▸ **WHAT YOU NEED TO DO**: Which lines of the material contain the word "controller"? Show each one.

════════════════════

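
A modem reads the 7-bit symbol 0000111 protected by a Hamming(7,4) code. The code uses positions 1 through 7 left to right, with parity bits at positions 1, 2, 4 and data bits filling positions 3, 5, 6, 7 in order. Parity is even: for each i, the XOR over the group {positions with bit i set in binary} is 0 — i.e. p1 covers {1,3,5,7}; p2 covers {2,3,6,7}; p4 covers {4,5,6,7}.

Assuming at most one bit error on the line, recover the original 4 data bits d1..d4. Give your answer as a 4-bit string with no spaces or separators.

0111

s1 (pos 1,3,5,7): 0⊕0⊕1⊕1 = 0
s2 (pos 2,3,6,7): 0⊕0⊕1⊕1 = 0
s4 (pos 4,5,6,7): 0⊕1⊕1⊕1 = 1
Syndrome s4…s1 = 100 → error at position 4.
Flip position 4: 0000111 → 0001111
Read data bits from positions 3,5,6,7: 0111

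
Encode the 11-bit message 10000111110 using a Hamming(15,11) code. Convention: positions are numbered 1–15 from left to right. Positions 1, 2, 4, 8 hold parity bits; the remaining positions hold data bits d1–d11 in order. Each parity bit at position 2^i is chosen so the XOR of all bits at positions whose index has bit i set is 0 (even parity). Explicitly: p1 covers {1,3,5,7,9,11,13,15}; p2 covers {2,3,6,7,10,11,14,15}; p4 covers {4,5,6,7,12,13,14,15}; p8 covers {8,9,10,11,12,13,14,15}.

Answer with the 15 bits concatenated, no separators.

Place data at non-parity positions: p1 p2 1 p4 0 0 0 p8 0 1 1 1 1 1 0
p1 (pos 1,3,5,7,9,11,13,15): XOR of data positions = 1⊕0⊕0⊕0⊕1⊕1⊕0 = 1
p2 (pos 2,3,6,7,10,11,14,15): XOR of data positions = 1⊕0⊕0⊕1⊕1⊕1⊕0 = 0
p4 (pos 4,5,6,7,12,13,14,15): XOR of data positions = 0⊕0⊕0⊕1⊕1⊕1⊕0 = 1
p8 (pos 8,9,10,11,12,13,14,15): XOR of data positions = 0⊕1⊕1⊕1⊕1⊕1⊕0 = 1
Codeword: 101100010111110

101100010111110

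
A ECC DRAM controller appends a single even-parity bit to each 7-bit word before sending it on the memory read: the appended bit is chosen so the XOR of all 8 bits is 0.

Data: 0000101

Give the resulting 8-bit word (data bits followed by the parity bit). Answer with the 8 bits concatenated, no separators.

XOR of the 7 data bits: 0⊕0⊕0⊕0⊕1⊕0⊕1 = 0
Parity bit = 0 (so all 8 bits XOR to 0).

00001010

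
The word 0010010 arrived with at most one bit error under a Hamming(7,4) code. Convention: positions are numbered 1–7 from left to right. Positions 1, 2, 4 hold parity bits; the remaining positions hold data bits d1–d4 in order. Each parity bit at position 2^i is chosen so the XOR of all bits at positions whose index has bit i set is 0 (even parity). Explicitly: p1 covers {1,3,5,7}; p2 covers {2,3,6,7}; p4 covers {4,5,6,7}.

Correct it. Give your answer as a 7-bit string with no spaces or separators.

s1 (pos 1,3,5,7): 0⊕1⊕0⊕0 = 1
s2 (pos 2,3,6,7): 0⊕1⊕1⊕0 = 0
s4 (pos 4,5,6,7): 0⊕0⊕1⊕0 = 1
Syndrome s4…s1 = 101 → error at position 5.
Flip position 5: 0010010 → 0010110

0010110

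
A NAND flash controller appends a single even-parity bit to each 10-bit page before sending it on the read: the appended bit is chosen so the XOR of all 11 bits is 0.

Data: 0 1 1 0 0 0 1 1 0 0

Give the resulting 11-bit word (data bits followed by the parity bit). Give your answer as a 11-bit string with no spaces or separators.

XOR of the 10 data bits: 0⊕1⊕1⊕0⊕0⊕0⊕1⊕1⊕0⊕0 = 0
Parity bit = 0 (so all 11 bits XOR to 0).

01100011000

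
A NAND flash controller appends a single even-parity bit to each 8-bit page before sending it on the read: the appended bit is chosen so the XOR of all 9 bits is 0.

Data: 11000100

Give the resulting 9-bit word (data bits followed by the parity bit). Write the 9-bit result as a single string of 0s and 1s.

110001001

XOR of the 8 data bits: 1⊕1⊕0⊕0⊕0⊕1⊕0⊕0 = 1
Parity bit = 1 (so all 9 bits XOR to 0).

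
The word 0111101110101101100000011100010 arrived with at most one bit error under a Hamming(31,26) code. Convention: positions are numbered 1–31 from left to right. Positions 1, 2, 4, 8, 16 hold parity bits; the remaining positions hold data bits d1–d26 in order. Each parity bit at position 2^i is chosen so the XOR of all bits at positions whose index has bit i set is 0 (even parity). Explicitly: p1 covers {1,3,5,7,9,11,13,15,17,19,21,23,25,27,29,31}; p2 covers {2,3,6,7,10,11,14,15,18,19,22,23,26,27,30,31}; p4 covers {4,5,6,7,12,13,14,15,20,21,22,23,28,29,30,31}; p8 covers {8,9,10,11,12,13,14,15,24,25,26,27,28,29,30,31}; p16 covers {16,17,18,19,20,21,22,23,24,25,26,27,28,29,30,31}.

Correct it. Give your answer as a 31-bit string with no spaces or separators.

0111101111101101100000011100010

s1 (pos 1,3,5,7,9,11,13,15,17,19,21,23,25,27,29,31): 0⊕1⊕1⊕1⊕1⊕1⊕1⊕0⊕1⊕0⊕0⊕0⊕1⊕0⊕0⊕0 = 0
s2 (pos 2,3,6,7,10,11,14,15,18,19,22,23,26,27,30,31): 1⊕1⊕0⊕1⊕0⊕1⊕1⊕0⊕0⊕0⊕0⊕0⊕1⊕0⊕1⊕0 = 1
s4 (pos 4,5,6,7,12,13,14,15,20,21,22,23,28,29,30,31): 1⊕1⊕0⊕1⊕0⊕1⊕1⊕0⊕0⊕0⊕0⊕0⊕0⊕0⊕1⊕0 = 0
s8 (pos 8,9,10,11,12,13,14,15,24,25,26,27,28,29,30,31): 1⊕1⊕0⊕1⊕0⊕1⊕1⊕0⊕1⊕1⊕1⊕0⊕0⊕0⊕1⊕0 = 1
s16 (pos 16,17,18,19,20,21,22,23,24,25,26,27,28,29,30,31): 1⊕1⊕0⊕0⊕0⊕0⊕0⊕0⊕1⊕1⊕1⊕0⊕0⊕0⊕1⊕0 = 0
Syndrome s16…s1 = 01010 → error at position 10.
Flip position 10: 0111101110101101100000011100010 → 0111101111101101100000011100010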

════════════════════

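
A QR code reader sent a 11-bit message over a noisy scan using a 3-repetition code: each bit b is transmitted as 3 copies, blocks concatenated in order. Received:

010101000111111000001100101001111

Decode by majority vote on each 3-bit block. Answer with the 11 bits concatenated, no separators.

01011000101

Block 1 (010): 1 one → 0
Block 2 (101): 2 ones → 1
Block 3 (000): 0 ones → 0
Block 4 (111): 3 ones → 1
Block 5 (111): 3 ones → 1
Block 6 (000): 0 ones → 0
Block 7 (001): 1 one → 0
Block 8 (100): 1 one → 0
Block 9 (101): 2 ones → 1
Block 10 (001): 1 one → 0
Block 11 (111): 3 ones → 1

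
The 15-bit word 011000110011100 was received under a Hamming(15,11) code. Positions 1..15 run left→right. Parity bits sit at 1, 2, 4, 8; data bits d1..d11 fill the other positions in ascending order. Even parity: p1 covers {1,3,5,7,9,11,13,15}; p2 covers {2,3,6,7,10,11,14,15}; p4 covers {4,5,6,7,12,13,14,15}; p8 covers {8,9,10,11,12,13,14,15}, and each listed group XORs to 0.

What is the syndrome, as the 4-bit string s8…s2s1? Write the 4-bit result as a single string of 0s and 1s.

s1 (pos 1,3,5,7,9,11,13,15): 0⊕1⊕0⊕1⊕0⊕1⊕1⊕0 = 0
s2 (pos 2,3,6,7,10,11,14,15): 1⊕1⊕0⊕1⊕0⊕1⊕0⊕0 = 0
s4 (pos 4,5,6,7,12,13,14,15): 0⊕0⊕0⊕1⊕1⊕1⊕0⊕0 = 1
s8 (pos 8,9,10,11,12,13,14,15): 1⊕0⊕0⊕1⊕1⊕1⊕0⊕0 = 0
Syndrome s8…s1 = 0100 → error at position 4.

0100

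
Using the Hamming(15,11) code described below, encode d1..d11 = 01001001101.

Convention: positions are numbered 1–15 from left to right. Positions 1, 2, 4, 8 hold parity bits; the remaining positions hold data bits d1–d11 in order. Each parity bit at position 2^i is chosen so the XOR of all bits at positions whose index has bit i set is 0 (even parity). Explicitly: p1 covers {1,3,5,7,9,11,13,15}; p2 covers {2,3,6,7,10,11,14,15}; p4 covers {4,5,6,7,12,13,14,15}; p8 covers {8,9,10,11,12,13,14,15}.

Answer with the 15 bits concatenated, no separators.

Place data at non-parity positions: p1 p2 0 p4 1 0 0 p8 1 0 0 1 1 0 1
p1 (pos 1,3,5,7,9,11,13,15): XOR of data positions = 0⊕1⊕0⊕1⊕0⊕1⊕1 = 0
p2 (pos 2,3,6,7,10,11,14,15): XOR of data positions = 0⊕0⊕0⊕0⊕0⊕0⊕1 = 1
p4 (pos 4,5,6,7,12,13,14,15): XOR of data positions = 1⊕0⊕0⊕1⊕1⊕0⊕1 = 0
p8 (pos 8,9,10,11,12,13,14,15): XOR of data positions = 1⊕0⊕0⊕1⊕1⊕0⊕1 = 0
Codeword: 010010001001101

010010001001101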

════════════════════

▸ **OUTPUT OF THE TASK**:
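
A ECC DRAM controller appends a single even-parity bit to each 7-bit word before sending it on the memory read: the appended bit is chosen so the XOR of all 8 bits is 0.
A NAND flash controller appends a single even-parity bit to each 10-bit page before sending it on the read: the appended bit is chosen so the XOR of all 11 bits is 0.
A NAND flash controller appends a single even-parity bit to each 8-bit page before sending it on the read: the appended bit is chosen so the XOR of all 9 bits is 0.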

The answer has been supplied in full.